WHAT NEEDS TO BE DONE:
Copy out exactly the lines from the start of the data to the line containing "Answer: $42436$". Include both.

-- INFORMATION PROVIDED follows --

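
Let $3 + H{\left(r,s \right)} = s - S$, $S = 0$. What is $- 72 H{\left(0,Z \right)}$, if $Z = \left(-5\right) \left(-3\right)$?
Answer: $-864$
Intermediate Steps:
$Z = 15$
$H{\left(r,s \right)} = -3 + s$ ($H{\left(r,s \right)} = -3 + \left(s - 0\right) = -3 + \left(s + 0\right) = -3 + s$)
$- 72 H{\left(0,Z \right)} = - 72 \left(-3 + 15\right) = \left(-72\right) 12 = -864$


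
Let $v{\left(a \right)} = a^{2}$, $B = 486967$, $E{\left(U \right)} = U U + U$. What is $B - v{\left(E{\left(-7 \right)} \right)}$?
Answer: $485203$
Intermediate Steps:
$E{\left(U \right)} = U + U^{2}$ ($E{\left(U \right)} = U^{2} + U = U + U^{2}$)
$B - v{\left(E{\left(-7 \right)} \right)} = 486967 - \left(- 7 \left(1 - 7\right)\right)^{2} = 486967 - \left(\left(-7\right) \left(-6\right)\right)^{2} = 486967 - 42^{2} = 486967 - 1764 = 485203$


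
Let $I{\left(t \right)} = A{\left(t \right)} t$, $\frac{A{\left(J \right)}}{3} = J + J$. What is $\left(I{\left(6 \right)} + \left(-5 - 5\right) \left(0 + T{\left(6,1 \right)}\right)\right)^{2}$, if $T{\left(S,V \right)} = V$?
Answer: $42436$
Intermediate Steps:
$A{\left(J \right)} = 6 J$ ($A{\left(J \right)} = 3 \left(J + J\right) = 3 \cdot 2 J = 6 J$)
$I{\left(t \right)} = 6 t^{2}$ ($I{\left(t \right)} = 6 t t = 6 t^{2}$)
$\left(I{\left(6 \right)} + \left(-5 - 5\right) \left(0 + T{\left(6,1 \right)}\right)\right)^{2} = \left(6 \cdot 6^{2} + \left(-5 - 5\right) \left(0 + 1\right)\right)^{2} = \left(6 \cdot 36 - 10\right)^{2} = \left(216 - 10\right)^{2} = 206^{2} = 42436$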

-- INFORMATION PROVIDED concluded --

SOLUTION TO THIS PROBLEM:
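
Let $3 + H{\left(r,s \right)} = s - S$, $S = 0$. What is $- 72 H{\left(0,Z \right)}$, if $Z = \left(-5\right) \left(-3\right)$?
Answer: $-864$
Intermediate Steps:
$Z = 15$
$H{\left(r,s \right)} = -3 + s$ ($H{\left(r,s \right)} = -3 + \left(s - 0\right) = -3 + \left(s + 0\right) = -3 + s$)
$- 72 H{\left(0,Z \right)} = - 72 \left(-3 + 15\right) = \left(-72\right) 12 = -864$


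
Let $v{\left(a \right)} = a^{2}$, $B = 486967$, $E{\left(U \right)} = U U + U$. What is $B - v{\left(E{\left(-7 \right)} \right)}$?
Answer: $485203$
Intermediate Steps:
$E{\left(U \right)} = U + U^{2}$ ($E{\left(U \right)} = U^{2} + U = U + U^{2}$)
$B - v{\left(E{\left(-7 \right)} \right)} = 486967 - \left(- 7 \left(1 - 7\right)\right)^{2} = 486967 - \left(\left(-7\right) \left(-6\right)\right)^{2} = 486967 - 42^{2} = 486967 - 1764 = 485203$


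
Let $I{\left(t \right)} = A{\left(t \right)} t$, $\frac{A{\left(J \right)}}{3} = J + J$. What is $\left(I{\left(6 \right)} + \left(-5 - 5\right) \left(0 + T{\left(6,1 \right)}\right)\right)^{2}$, if $T{\left(S,V \right)} = V$?
Answer: $42436$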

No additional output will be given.